| EXERCISE INPUT |
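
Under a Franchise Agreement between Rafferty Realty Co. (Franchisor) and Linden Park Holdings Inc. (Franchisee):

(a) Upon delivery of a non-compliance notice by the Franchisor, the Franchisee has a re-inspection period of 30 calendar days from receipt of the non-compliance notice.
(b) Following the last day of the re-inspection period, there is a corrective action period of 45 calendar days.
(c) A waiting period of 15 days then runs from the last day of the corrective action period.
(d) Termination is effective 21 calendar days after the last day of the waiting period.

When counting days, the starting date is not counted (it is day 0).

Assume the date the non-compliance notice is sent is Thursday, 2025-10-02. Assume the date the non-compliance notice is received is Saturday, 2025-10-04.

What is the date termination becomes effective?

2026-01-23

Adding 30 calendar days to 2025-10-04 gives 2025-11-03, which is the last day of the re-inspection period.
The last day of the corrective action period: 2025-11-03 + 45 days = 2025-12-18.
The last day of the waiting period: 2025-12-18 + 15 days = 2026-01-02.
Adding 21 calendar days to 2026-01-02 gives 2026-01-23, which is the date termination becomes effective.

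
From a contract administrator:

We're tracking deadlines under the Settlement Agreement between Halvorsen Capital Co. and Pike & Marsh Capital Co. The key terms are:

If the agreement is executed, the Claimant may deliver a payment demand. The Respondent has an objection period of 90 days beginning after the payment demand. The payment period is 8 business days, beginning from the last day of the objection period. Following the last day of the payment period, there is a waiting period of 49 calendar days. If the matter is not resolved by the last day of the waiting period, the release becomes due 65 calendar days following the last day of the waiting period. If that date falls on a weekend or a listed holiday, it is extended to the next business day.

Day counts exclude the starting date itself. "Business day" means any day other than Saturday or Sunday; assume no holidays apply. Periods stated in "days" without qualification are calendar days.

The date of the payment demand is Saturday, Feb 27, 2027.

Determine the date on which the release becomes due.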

---

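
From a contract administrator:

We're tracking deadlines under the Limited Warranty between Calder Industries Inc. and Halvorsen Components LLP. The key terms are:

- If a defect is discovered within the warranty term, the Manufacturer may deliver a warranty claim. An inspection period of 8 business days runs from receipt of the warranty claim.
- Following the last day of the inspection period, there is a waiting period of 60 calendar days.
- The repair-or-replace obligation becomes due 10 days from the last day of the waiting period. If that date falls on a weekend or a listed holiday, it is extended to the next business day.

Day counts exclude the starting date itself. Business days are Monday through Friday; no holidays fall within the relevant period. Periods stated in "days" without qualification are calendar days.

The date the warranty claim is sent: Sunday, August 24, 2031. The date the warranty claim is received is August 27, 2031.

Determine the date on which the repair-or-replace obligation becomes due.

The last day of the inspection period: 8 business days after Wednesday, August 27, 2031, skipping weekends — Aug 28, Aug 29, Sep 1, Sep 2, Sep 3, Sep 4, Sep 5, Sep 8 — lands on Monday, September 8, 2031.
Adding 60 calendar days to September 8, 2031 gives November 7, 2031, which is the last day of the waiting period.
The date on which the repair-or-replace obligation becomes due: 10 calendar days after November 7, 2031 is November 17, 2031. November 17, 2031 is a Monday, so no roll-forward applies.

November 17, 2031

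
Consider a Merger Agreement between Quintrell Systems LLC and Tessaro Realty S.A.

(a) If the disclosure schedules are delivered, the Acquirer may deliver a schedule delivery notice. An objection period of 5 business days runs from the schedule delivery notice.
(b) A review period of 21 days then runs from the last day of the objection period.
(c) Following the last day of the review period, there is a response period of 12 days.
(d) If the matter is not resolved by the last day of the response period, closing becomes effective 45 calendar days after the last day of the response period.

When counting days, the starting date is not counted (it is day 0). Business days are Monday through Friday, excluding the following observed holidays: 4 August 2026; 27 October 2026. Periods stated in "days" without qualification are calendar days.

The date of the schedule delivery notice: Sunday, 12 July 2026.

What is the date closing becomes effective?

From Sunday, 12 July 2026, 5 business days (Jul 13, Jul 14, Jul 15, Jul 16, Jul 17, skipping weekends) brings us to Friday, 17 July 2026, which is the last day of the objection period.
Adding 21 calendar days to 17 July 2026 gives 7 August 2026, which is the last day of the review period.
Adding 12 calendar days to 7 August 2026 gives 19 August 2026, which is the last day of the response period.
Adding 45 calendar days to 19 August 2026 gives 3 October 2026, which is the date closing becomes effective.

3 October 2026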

| WHAT IS EXPECTED |
On how many lines above does "within" occur? Say the number only.

| RESPONSE AREA |
2